• _INSTRUCTIONS TO FOLLOW_
From the first line of the data below, copy each line up to the one containing "(a) A 777,000", and include that line too.

• _GIVEN RECORDS_
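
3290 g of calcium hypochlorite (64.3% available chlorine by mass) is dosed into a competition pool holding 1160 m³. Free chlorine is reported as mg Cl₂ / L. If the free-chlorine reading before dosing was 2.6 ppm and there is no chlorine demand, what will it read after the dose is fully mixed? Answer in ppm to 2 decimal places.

4.42 ppm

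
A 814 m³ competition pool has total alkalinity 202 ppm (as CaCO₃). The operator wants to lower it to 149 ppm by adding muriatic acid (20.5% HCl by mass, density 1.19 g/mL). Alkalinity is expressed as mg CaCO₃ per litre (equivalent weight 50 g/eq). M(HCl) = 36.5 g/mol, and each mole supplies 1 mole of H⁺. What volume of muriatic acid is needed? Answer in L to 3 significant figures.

Volume: 814 m³ = 814,000 L.
Alkalinity to neutralize: (202 − 149) = 53 mg/L as CaCO₃ × 814,000 L = 43,140 g as CaCO₃.
Equivalents of H⁺ required: 43,140 ÷ 50 g/eq = 862.8 eq = 862.8 mol HCl.
Mass of HCl: 862.8 × 36.5 = 31,490 g.
Mass of 20.5% solution: 31,490 / 0.205 = 153,600 g.
Volume: 153,600 g ÷ 1.19 g/mL = 129,100 mL.

129 L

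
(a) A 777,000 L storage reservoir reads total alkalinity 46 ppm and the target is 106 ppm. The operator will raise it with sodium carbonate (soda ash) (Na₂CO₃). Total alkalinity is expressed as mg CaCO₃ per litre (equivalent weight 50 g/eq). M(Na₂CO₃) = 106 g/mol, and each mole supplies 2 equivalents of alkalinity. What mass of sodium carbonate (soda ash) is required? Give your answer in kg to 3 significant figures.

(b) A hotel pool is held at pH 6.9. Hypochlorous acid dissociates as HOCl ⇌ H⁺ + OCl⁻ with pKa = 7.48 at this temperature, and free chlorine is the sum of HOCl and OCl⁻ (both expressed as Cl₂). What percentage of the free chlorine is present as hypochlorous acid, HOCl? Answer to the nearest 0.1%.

(a) 49.4 kg; (b) 79.2%

(a) Alkalinity to add: (106 − 46) = 60 mg/L as CaCO₃ × 777,000 L = 46,620 g as CaCO₃.
(a) Equivalents: 46,620 g ÷ 50 g/eq = 932.4 eq.
(a) Each mole of Na₂CO₃ supplies 2 eq, so 932.4 / 2 = 466.2 mol.
(a) Mass: 466.2 mol × 106 g/mol = 49,420 g.

(b) [OCl⁻]/[HOCl] = 10^(pH − pKa) = 10^(6.9 − 7.48) = 10^-0.58 = 0.263.
(b) Fraction as HOCl = 1 / (1 + 0.263) = 0.7917.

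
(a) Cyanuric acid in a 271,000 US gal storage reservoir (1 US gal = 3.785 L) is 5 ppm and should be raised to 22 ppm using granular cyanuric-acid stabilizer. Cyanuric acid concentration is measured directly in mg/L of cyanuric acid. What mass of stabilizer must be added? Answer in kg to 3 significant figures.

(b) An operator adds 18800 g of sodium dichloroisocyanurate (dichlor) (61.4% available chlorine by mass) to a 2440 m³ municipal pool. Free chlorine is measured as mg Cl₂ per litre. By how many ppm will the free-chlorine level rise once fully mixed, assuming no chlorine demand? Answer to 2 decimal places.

(a) 17.4 kg; (b) 4.73 ppm

(a) Volume: 271,000 US gal × 3.785 L/gal = 1,025,735 L.
(a) CYA to add: (22 − 5) = 17 mg/L × 1,025,735 L = 17,440 g cyanuric acid.

(b) Volume: 2440 m³ = 2,440,000 L.
(b) Available chlorine delivered: 18,800 g × 0.614 = 11,540 g as Cl₂.
(b) Concentration rise: 11,540 g / 2,440,000 L = 4.731 mg/L = 4.73 ppm.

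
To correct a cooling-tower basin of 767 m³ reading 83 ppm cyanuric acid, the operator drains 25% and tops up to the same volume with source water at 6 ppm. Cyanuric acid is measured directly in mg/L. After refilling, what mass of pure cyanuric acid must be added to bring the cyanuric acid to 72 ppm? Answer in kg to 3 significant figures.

6.33 kg

Volume: 767 m³ = 767,000 L.
After draining 25% and refilling: 83 × 0.75 + 6 × 0.25 = 63.75 ppm.
Deficit to target: 72 − 63.75 = 8.25 mg/L.
Mass: 8.25 mg/L × 767,000 L = 6328 g cyanuric acid.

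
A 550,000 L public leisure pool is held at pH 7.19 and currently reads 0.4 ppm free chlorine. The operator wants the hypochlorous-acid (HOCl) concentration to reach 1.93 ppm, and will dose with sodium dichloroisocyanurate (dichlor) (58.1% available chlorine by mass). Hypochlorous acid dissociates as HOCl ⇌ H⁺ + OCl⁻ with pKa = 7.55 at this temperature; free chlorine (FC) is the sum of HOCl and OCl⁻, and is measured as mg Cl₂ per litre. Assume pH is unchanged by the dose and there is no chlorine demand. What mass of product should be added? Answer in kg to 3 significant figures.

[OCl⁻]/[HOCl] = 10^(pH − pKa) = 10^(7.19 − 7.55) = 0.4365; fraction as HOCl = 1/(1 + 0.4365) = 0.6961.
Free chlorine required for 1.93 ppm HOCl: 1.93 / 0.6961 = 2.772 ppm.
FC to add: 2.772 − 0.4 = 2.372 mg/L as Cl₂.
Cl₂ equivalent: 2.372 mg/L × 550,000 L = 1305 g.
Product at 58.1% available Cl: 1305 / 0.581 = 2246 g.

2.25 kg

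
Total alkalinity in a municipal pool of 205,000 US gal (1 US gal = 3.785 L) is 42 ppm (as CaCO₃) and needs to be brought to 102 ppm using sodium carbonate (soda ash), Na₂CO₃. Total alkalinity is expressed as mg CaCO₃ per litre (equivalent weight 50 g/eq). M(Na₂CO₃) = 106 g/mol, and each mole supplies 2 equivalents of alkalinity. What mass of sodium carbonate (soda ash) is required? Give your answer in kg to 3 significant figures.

Volume: 205,000 US gal × 3.785 L/gal = 775,925 L.
Alkalinity to add: (102 − 42) = 60 mg/L as CaCO₃ × 775,925 L = 46,560 g as CaCO₃.
Equivalents: 46,560 g ÷ 50 g/eq = 931.1 eq.
Each mole of Na₂CO₃ supplies 2 eq, so 931.1 / 2 = 465.6 mol.
Mass: 465.6 mol × 106 g/mol = 49,350 g.

49.3 kg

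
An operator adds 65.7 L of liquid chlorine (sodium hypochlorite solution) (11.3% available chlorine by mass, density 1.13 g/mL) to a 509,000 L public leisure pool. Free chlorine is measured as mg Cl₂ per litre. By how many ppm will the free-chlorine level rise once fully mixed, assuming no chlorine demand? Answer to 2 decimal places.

Mass of solution: 65.7 L × 1000 mL/L × 1.13 g/mL = 74,240 g.
Available chlorine delivered: 74,240 g × 0.113 = 8389 g as Cl₂.
Concentration rise: 8389 g / 509,000 L = 16.48 mg/L = 16.48 ppm.

16.48 ppm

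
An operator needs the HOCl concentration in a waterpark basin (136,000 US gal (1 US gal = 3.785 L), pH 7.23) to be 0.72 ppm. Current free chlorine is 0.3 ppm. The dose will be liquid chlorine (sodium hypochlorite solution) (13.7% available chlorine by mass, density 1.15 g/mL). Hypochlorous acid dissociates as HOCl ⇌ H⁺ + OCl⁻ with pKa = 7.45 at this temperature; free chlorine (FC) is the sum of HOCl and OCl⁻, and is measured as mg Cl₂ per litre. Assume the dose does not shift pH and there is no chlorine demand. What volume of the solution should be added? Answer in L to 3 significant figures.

2.79 L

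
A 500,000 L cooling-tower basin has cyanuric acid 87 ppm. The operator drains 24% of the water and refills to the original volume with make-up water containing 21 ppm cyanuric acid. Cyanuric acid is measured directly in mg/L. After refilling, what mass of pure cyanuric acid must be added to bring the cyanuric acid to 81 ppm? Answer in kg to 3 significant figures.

4.92 kg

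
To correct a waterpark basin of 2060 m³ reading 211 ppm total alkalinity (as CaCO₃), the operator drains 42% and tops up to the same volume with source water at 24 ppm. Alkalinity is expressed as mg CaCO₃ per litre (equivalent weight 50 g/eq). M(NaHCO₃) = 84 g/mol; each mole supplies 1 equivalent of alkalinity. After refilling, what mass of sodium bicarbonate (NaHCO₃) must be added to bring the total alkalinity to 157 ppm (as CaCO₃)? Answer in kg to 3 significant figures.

Volume: 2060 m³ = 2,060,000 L.
After draining 42% and refilling: 211 × 0.58 + 24 × 0.42 = 132.46 ppm.
Deficit to target: 157 − 132.46 = 24.54 mg/L.
As CaCO₃: 24.54 mg/L × 2,060,000 L = 50,550 g; ÷ 50 g/eq ÷ 1 = 1011 mol NaHCO₃.
Mass: 1011 × 84 = 84,930 g.

84.9 kg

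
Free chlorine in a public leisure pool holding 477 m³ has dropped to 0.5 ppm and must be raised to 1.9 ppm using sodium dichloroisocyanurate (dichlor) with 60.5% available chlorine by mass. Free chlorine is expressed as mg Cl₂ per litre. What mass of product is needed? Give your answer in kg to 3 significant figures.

1.10 kg

Volume: 477 m³ = 477,000 L.
Chlorine deficit: 1.9 − 0.5 = 1.4 ppm = 1.4 mg/L as Cl₂.
Cl₂ equivalent needed: 1.4 mg/L × 477,000 L = 667,800 mg = 667.8 g.
Product at 60.5% available chlorine: 667.8 / 0.605 = 1104 g.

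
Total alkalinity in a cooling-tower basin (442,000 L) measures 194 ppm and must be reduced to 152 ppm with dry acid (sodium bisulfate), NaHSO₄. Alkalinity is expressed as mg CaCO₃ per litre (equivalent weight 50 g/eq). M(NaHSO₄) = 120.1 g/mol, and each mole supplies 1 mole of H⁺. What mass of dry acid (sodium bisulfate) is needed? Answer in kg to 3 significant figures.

44.6 kg

Alkalinity to neutralize: (194 − 152) = 42 mg/L as CaCO₃ × 442,000 L = 18,560 g as CaCO₃.
Equivalents of H⁺ required: 18,560 ÷ 50 g/eq = 371.3 eq = 371.3 mol NaHSO₄.
Mass of NaHSO₄: 371.3 × 120.1 = 44,590 g.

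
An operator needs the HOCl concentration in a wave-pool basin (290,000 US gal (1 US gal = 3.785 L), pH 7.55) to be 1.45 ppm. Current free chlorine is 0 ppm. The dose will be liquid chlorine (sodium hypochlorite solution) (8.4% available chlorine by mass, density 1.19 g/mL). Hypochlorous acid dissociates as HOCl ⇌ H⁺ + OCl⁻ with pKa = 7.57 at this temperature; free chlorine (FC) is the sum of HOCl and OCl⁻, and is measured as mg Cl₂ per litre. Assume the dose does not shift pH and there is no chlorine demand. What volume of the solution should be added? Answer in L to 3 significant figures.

31.1 L

Volume: 290,000 US gal × 3.785 L/gal = 1,097,650 L.
[OCl⁻]/[HOCl] = 10^(pH − pKa) = 10^(7.55 − 7.57) = 0.955; fraction as HOCl = 1/(1 + 0.955) = 0.5115.
Free chlorine required for 1.45 ppm HOCl: 1.45 / 0.5115 = 2.835 ppm.
FC to add: 2.835 − 0 = 2.835 mg/L as Cl₂.
Cl₂ equivalent: 2.835 mg/L × 1,097,650 L = 3112 g.
Product at 8.4% available Cl: 3112 / 0.084 = 37,040 g.
Volume: 37,040 g ÷ 1.19 g/mL = 31,130 mL.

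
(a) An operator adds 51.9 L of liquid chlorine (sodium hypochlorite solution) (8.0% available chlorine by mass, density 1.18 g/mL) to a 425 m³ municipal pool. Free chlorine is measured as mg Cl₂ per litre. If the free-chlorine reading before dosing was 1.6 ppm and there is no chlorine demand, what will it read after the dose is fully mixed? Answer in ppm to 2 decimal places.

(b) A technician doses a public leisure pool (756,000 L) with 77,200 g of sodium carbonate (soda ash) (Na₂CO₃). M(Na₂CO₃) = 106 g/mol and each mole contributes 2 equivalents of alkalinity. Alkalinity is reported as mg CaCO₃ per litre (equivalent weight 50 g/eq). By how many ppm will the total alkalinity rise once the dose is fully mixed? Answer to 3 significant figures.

(a) 13.13 ppm; (b) 96.3 ppm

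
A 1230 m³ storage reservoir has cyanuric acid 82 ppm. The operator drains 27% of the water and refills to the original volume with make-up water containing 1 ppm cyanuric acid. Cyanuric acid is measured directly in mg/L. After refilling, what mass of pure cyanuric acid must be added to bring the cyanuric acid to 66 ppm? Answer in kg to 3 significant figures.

7.22 kg

Volume: 1230 m³ = 1,230,000 L.
After draining 27% and refilling: 82 × 0.73 + 1 × 0.27 = 60.13 ppm.
Deficit to target: 66 − 60.13 = 5.87 mg/L.
Mass: 5.87 mg/L × 1,230,000 L = 7220 g cyanuric acid.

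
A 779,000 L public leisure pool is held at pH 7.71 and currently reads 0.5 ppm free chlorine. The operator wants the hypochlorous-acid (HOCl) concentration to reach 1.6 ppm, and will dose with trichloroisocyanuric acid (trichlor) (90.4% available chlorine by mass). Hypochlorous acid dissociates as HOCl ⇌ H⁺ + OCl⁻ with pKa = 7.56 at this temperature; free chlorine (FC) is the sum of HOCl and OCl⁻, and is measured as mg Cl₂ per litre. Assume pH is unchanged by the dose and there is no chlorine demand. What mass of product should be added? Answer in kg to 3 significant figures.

2.90 kg

[OCl⁻]/[HOCl] = 10^(pH − pKa) = 10^(7.71 − 7.56) = 1.413; fraction as HOCl = 1/(1 + 1.413) = 0.4145.
Free chlorine required for 1.6 ppm HOCl: 1.6 / 0.4145 = 3.86 ppm.
FC to add: 3.86 − 0.5 = 3.36 mg/L as Cl₂.
Cl₂ equivalent: 3.36 mg/L × 779,000 L = 2617 g.
Product at 90.4% available Cl: 2617 / 0.904 = 2895 g.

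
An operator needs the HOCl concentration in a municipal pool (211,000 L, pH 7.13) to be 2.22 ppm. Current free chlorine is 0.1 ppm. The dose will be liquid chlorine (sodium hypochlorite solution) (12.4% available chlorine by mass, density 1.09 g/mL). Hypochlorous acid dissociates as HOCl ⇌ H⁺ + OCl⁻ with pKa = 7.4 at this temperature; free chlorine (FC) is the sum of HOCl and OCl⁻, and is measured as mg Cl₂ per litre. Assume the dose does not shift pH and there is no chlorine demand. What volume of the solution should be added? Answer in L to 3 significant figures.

5.17 L

[OCl⁻]/[HOCl] = 10^(pH − pKa) = 10^(7.13 − 7.4) = 0.537; fraction as HOCl = 1/(1 + 0.537) = 0.6506.
Free chlorine required for 2.22 ppm HOCl: 2.22 / 0.6506 = 3.412 ppm.
FC to add: 3.412 − 0.1 = 3.312 mg/L as Cl₂.
Cl₂ equivalent: 3.312 mg/L × 211,000 L = 698.9 g.
Product at 12.4% available Cl: 698.9 / 0.124 = 5636 g.
Volume: 5636 g ÷ 1.09 g/mL = 5171 mL.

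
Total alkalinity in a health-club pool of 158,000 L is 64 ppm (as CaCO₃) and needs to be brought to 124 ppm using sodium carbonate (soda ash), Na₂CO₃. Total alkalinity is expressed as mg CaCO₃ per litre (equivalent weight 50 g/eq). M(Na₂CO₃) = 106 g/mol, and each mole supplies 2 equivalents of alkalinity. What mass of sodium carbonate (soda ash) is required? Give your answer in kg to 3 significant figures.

Alkalinity to add: (124 − 64) = 60 mg/L as CaCO₃ × 158,000 L = 9480 g as CaCO₃.
Equivalents: 9480 g ÷ 50 g/eq = 189.6 eq.
Each mole of Na₂CO₃ supplies 2 eq, so 189.6 / 2 = 94.8 mol.
Mass: 94.8 mol × 106 g/mol = 10,050 g.

10.0 kg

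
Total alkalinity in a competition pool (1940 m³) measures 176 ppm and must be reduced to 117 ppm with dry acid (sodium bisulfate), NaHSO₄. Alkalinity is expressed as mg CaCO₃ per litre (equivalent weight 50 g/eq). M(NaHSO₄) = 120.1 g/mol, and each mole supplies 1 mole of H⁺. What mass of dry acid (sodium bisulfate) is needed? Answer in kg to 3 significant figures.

Volume: 1940 m³ = 1,940,000 L.
Alkalinity to neutralize: (176 − 117) = 59 mg/L as CaCO₃ × 1,940,000 L = 114,500 g as CaCO₃.
Equivalents of H⁺ required: 114,500 ÷ 50 g/eq = 2289 eq = 2289 mol NaHSO₄.
Mass of NaHSO₄: 2289 × 120.1 = 274,900 g.

275 kg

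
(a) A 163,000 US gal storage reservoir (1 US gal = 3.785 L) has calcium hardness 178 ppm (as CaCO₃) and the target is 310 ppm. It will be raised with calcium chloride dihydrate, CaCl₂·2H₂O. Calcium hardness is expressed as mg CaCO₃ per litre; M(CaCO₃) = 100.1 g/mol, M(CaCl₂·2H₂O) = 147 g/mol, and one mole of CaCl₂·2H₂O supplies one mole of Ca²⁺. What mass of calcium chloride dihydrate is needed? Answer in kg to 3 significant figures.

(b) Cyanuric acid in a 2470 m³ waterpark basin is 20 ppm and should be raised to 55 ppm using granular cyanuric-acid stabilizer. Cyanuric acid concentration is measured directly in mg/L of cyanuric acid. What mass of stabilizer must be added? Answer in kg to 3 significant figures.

(a) 120 kg; (b) 86.5 kg

(a) Volume: 163,000 US gal × 3.785 L/gal = 616,955 L.
(a) Hardness to add: (310 − 178) = 132 mg/L as CaCO₃ × 616,955 L = 81,440 g as CaCO₃.
(a) Moles of Ca²⁺ (1 mol Ca²⁺ ≡ 1 mol CaCO₃): 81,440 / 100.1 g/mol = 813.6 mol.
(a) Mass of CaCl₂·2H₂O: 813.6 × 147 = 119,600 g.

(b) Volume: 2470 m³ = 2,470,000 L.
(b) CYA to add: (55 − 20) = 35 mg/L × 2,470,000 L = 86,450 g cyanuric acid.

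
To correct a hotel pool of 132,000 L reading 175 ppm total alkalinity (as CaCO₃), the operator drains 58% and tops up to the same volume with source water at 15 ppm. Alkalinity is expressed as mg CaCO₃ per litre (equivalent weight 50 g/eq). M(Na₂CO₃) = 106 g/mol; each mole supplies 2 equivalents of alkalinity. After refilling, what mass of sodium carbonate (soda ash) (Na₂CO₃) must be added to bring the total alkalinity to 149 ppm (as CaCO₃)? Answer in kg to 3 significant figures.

9.35 kg

After draining 58% and refilling: 175 × 0.42 + 15 × 0.58 = 82.2 ppm.
Deficit to target: 149 − 82.2 = 66.8 mg/L.
As CaCO₃: 66.8 mg/L × 132,000 L = 8818 g; ÷ 50 g/eq ÷ 2 = 88.18 mol Na₂CO₃.
Mass: 88.18 × 106 = 9347 g.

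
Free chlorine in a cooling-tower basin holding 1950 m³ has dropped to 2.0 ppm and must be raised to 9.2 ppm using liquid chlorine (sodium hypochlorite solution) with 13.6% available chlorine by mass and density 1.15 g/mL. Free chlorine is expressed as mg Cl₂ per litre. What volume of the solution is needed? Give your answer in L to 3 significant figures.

Volume: 1950 m³ = 1,950,000 L.
Chlorine deficit: 9.2 − 2.0 = 7.2 ppm = 7.2 mg/L as Cl₂.
Cl₂ equivalent needed: 7.2 mg/L × 1,950,000 L = 14,040,000 mg = 14,040 g.
Product at 13.6% available chlorine: 14,040 / 0.136 = 103,200 g.
Volume at density 1.15 g/mL: 103,200 g ÷ 1.15 g/mL = 89,770 mL.

89.8 L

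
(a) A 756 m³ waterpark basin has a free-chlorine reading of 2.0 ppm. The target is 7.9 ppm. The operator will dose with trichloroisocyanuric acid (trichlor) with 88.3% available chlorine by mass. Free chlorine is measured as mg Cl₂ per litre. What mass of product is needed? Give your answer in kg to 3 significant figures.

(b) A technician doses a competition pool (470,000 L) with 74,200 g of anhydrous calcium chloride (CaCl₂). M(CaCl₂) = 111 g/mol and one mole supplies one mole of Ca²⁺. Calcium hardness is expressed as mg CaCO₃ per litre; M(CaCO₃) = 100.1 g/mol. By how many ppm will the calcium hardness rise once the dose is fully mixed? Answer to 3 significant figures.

(a) Volume: 756 m³ = 756,000 L.
(a) Chlorine deficit: 7.9 − 2.0 = 5.9 ppm = 5.9 mg/L as Cl₂.
(a) Cl₂ equivalent needed: 5.9 mg/L × 756,000 L = 4,460,000 mg = 4460 g.
(a) Product at 88.3% available chlorine: 4460 / 0.883 = 5051 g.

(b) Moles of Ca²⁺: 74,200 g ÷ 111 g/mol = 668.5 mol.
(b) As CaCO₃: 668.5 mol × 100.1 g/mol = 66,910 g.
(b) Rise: 66,910 g / 470,000 L × 1000 = 142.4 mg/L.

(a) 5.05 kg; (b) 142 ppm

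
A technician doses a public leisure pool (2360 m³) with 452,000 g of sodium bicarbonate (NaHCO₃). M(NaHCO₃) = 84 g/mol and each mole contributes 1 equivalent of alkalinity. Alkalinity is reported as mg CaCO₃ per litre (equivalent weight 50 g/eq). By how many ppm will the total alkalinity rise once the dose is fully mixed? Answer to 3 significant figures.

114 ppm

Volume: 2360 m³ = 2,360,000 L.
Moles of NaHCO₃: 452,000 g ÷ 84 g/mol = 5381 mol → 5381 eq of alkalinity.
As CaCO₃: 5381 eq × 50 g/eq = 269,000 g.
Rise: 269,000 g / 2,360,000 L × 1000 = 114 mg/L.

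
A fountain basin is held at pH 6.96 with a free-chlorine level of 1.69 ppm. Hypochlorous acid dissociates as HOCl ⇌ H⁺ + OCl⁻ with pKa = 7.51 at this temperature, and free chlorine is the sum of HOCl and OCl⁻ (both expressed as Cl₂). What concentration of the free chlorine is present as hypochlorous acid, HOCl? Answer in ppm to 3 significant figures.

1.32 ppm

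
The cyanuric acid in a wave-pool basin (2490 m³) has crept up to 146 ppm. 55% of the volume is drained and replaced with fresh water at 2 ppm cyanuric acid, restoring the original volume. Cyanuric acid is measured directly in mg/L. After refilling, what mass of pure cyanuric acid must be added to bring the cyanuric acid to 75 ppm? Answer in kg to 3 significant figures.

20.4 kg

Volume: 2490 m³ = 2,490,000 L.
After draining 55% and refilling: 146 × 0.45 + 2 × 0.55 = 66.8 ppm.
Deficit to target: 75 − 66.8 = 8.2 mg/L.
Mass: 8.2 mg/L × 2,490,000 L = 20,420 g cyanuric acid.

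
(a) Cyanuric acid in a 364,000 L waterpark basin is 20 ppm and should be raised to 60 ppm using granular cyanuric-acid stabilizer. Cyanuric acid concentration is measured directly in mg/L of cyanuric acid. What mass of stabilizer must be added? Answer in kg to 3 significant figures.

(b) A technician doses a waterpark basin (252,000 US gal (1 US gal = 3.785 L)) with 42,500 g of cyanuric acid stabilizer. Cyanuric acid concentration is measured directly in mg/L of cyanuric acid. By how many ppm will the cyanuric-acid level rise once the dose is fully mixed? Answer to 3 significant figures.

(a) 14.6 kg; (b) 44.6 ppm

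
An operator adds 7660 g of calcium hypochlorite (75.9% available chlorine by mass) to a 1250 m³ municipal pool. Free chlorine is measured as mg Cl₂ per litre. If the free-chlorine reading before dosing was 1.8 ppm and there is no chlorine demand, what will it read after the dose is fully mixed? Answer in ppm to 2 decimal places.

6.45 ppm

Volume: 1250 m³ = 1,250,000 L.
Available chlorine delivered: 7660 g × 0.759 = 5814 g as Cl₂.
Concentration rise: 5814 g / 1,250,000 L = 4.651 mg/L = 4.65 ppm.
Final FC: 1.8 + 4.65 = 6.45 ppm.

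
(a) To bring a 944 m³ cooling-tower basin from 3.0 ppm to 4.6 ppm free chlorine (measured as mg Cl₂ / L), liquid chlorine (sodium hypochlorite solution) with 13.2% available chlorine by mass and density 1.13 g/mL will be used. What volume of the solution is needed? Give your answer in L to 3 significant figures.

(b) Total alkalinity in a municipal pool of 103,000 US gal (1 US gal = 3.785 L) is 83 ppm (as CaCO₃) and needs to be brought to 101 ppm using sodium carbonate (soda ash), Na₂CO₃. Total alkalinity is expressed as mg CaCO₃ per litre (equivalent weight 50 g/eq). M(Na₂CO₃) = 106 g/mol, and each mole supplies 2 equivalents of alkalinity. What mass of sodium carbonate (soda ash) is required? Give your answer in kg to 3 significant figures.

(a) Volume: 944 m³ = 944,000 L.
(a) Chlorine deficit: 4.6 − 3.0 = 1.6 ppm = 1.6 mg/L as Cl₂.
(a) Cl₂ equivalent needed: 1.6 mg/L × 944,000 L = 1,510,000 mg = 1510 g.
(a) Product at 13.2% available chlorine: 1510 / 0.132 = 11,440 g.
(a) Volume at density 1.13 g/mL: 11,440 g ÷ 1.13 g/mL = 10,130 mL.

(b) Volume: 103,000 US gal × 3.785 L/gal = 389,855 L.
(b) Alkalinity to add: (101 − 83) = 18 mg/L as CaCO₃ × 389,855 L = 7017 g as CaCO₃.
(b) Equivalents: 7017 g ÷ 50 g/eq = 140.3 eq.
(b) Each mole of Na₂CO₃ supplies 2 eq, so 140.3 / 2 = 70.17 mol.
(b) Mass: 70.17 mol × 106 g/mol = 7438 g.

(a) 10.1 L; (b) 7.44 kg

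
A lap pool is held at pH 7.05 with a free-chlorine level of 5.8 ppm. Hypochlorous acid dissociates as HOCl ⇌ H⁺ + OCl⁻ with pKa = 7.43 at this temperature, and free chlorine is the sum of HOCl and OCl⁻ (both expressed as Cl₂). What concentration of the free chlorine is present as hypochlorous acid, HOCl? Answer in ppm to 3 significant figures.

4.09 ppm

[OCl⁻]/[HOCl] = 10^(pH − pKa) = 10^(7.05 − 7.43) = 10^-0.38 = 0.4169.
Fraction as HOCl = 1 / (1 + 0.4169) = 0.7058.
HOCl = 0.7058 × 5.8 ppm = 4.094 ppm.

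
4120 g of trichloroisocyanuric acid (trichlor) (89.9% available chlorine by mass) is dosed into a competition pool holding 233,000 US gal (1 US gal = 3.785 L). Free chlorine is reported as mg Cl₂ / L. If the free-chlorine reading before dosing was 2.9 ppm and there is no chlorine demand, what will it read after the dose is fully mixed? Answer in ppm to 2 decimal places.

7.10 ppm

Volume: 233,000 US gal × 3.785 L/gal = 881,905 L.
Available chlorine delivered: 4120 g × 0.899 = 3704 g as Cl₂.
Concentration rise: 3704 g / 881,905 L = 4.2 mg/L = 4.20 ppm.
Final FC: 2.9 + 4.20 = 7.10 ppm.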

• _ANSWER SECTION_
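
3290 g of calcium hypochlorite (64.3% available chlorine by mass) is dosed into a competition pool holding 1160 m³. Free chlorine is reported as mg Cl₂ / L. If the free-chlorine reading before dosing was 2.6 ppm and there is no chlorine demand, what will it read after the dose is fully mixed? Answer in ppm to 2 decimal places.

4.42 ppm

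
A 814 m³ competition pool has total alkalinity 202 ppm (as CaCO₃). The operator wants to lower it to 149 ppm by adding muriatic acid (20.5% HCl by mass, density 1.19 g/mL). Alkalinity is expressed as mg CaCO₃ per litre (equivalent weight 50 g/eq). M(HCl) = 36.5 g/mol, and each mole supplies 1 mole of H⁺. What volume of muriatic acid is needed? Answer in L to 3 significant figures.

Volume: 814 m³ = 814,000 L.
Alkalinity to neutralize: (202 − 149) = 53 mg/L as CaCO₃ × 814,000 L = 43,140 g as CaCO₃.
Equivalents of H⁺ required: 43,140 ÷ 50 g/eq = 862.8 eq = 862.8 mol HCl.
Mass of HCl: 862.8 × 36.5 = 31,490 g.
Mass of 20.5% solution: 31,490 / 0.205 = 153,600 g.
Volume: 153,600 g ÷ 1.19 g/mL = 129,100 mL.

129 L

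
(a) A 777,000 L storage reservoir reads total alkalinity 46 ppm and the target is 106 ppm. The operator will raise it with sodium carbonate (soda ash) (Na₂CO₃). Total alkalinity is expressed as mg CaCO₃ per litre (equivalent weight 50 g/eq). M(Na₂CO₃) = 106 g/mol, and each mole supplies 2 equivalents of alkalinity. What mass of sodium carbonate (soda ash) is required? Give your answer in kg to 3 significant figures.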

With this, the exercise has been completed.